What to work on: Make an exact copy of all the data.

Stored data
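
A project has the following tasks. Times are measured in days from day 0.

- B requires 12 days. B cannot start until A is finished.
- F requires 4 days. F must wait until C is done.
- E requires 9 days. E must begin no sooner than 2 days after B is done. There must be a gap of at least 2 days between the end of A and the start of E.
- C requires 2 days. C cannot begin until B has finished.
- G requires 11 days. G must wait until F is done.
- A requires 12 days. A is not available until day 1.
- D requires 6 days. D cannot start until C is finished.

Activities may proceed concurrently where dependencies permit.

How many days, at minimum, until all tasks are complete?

A waits on its own release at day 1, so it starts at day 1 and finishes at 1 + 12 = day 13.
After A (finishes day 13), B can start at day 13 and finishes at day 25.
E cannot start until B (finishes day 25, plus 2-day gap → day 27); A (finishes day 13, plus 2-day gap → day 15). The controlling bound is day 27, so E finishes at 27 + 9 = day 36.
After B (finishes day 25), C can start at day 25 and finishes at day 27.
F waits on C (finishes day 27), so it starts at day 27 and finishes at 27 + 4 = day 31.
G cannot begin until F (finishes day 31). It runs from day 31 to 31 + 11 = day 42.
After C (finishes day 27), D can start at day 27 and finishes at day 33.
All tasks are finished once the last one completes. Finish times: A at 13, B at 25, C at 27, D at 33, E at 36, F at 31, G at 42. The latest is day 42.

42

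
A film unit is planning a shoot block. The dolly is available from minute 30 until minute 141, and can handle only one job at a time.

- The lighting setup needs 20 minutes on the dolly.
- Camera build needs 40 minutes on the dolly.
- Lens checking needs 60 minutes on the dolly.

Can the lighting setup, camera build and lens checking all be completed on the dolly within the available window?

The dolly window is 141 − 30 = 111 minutes.
Running back to back, the jobs need 20 + 40 + 60 = 120 minutes on the dolly.
Since 120 > 111, they cannot all fit.

No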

Your response:
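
A project has the following tasks. Times are measured in days from day 0.

- B requires 12 days. B cannot start until A is finished.
- F requires 4 days. F must wait until C is done.
- E requires 9 days. E must begin no sooner than 2 days after B is done. There must be a gap of at least 2 days between the end of A and the start of E.
- C requires 2 days. C cannot begin until B has finished.
- G requires 11 days. G must wait until F is done.
- A requires 12 days. A is not available until day 1.
- D requires 6 days. D cannot start until C is finished.

Activities may proceed concurrently where dependencies permit.

How many days, at minimum, until all tasks are complete?

A waits on its own release at day 1, so it starts at day 1 and finishes at 1 + 12 = day 13.
After A (finishes day 13), B can start at day 13 and finishes at day 25.
E cannot start until B (finishes day 25, plus 2-day gap → day 27); A (finishes day 13, plus 2-day gap → day 15). The controlling bound is day 27, so E finishes at 27 + 9 = day 36.
After B (finishes day 25), C can start at day 25 and finishes at day 27.
F waits on C (finishes day 27), so it starts at day 27 and finishes at 27 + 4 = day 31.
G cannot begin until F (finishes day 31). It runs from day 31 to 31 + 11 = day 42.
After C (finishes day 27), D can start at day 27 and finishes at day 33.
All tasks are finished once the last one completes. Finish times: A at 13, B at 25, C at 27, D at 33, E at 36, F at 31, G at 42. The latest is day 42.

42

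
A film unit is planning a shoot block. The dolly is available from minute 30 until minute 141, and can handle only one job at a time.

- The lighting setup needs 20 minutes on the dolly.
- Camera build needs 40 minutes on the dolly.
- Lens checking needs 60 minutes on the dolly.

Can the lighting setup, camera build and lens checking all be completed on the dolly within the available window?

The dolly window is 141 − 30 = 111 minutes.
Running back to back, the jobs need 20 + 40 + 60 = 120 minutes on the dolly.
Since 120 > 111, they cannot all fit.

No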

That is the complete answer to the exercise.